[Task goal]
Could you restate every record below word for word?

[Information given]
Segment Open

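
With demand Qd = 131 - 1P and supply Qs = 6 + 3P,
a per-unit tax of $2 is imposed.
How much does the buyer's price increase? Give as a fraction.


With a per-unit tax, the buyer's price increase depends on relative slopes.
Supply slope: d = 3, Demand slope: b = 1
Buyer's price increase = d * tax / (b + d)
= 3 * 2 / (1 + 3)
= 6 / 4 = 3/2

3/2


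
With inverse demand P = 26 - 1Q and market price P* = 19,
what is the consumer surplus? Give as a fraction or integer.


Maximum willingness to pay (at Q=0): P_max = 26
Quantity demanded at P* = 19:
Q* = (26 - 19)/1 = 7
CS = (1/2) * Q* * (P_max - P*)
CS = (1/2) * 7 * (26 - 19)
CS = (1/2) * 7 * 7 = 49/2

49/2


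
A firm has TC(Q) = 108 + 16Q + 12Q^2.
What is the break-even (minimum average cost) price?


AC(Q) = 108/Q + 16 + 12Q
To minimize: dAC/dQ = -108/Q^2 + 12 = 0
Q^2 = 108/12 = 9
Q* = 3
Min AC = 108/3 + 16 + 12*3
Min AC = 36 + 16 + 36 = 88

88


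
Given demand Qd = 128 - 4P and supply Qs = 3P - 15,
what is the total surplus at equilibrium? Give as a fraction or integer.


Find equilibrium: 128 - 4P = 3P - 15
128 + 15 = 7P
P* = 143/7 = 143/7
Q* = 3*143/7 - 15 = 324/7
Inverse demand: P = 32 - Q/4, so P_max = 32
Inverse supply: P = 5 + Q/3, so P_min = 5
CS = (1/2) * 324/7 * (32 - 143/7) = 13122/49
PS = (1/2) * 324/7 * (143/7 - 5) = 17496/49
TS = CS + PS = 13122/49 + 17496/49 = 4374/7

4374/7


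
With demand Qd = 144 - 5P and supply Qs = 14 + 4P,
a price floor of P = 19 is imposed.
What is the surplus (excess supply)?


At P = 19:
Qd = 144 - 5*19 = 49
Qs = 14 + 4*19 = 90
Surplus = Qs - Qd = 90 - 49 = 41

41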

Segment Closed

[Expected answer]
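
With demand Qd = 131 - 1P and supply Qs = 6 + 3P,
a per-unit tax of $2 is imposed.
How much does the buyer's price increase? Give as a fraction.


With a per-unit tax, the buyer's price increase depends on relative slopes.
Supply slope: d = 3, Demand slope: b = 1
Buyer's price increase = d * tax / (b + d)
= 3 * 2 / (1 + 3)
= 6 / 4 = 3/2

3/2


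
With inverse demand P = 26 - 1Q and market price P* = 19,
what is the consumer surplus? Give as a fraction or integer.


Maximum willingness to pay (at Q=0): P_max = 26
Quantity demanded at P* = 19:
Q* = (26 - 19)/1 = 7
CS = (1/2) * Q* * (P_max - P*)
CS = (1/2) * 7 * (26 - 19)
CS = (1/2) * 7 * 7 = 49/2

49/2


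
A firm has TC(Q) = 108 + 16Q + 12Q^2.
What is the break-even (minimum average cost) price?


AC(Q) = 108/Q + 16 + 12Q
To minimize: dAC/dQ = -108/Q^2 + 12 = 0
Q^2 = 108/12 = 9
Q* = 3
Min AC = 108/3 + 16 + 12*3
Min AC = 36 + 16 + 36 = 88

88


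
Given demand Qd = 128 - 4P and supply Qs = 3P - 15,
what is the total surplus at equilibrium? Give as a fraction or integer.


Find equilibrium: 128 - 4P = 3P - 15
128 + 15 = 7P
P* = 143/7 = 143/7
Q* = 3*143/7 - 15 = 324/7
Inverse demand: P = 32 - Q/4, so P_max = 32
Inverse supply: P = 5 + Q/3, so P_min = 5
CS = (1/2) * 324/7 * (32 - 143/7) = 13122/49
PS = (1/2) * 324/7 * (143/7 - 5) = 17496/49
TS = CS + PS = 13122/49 + 17496/49 = 4374/7

4374/7


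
With demand Qd = 144 - 5P and supply Qs = 14 + 4P,
a price floor of P = 19 is imposed.
What is the surplus (excess supply)?


At P = 19:
Qd = 144 - 5*19 = 49
Qs = 14 + 4*19 = 90
Surplus = Qs - Qd = 90 - 49 = 41

41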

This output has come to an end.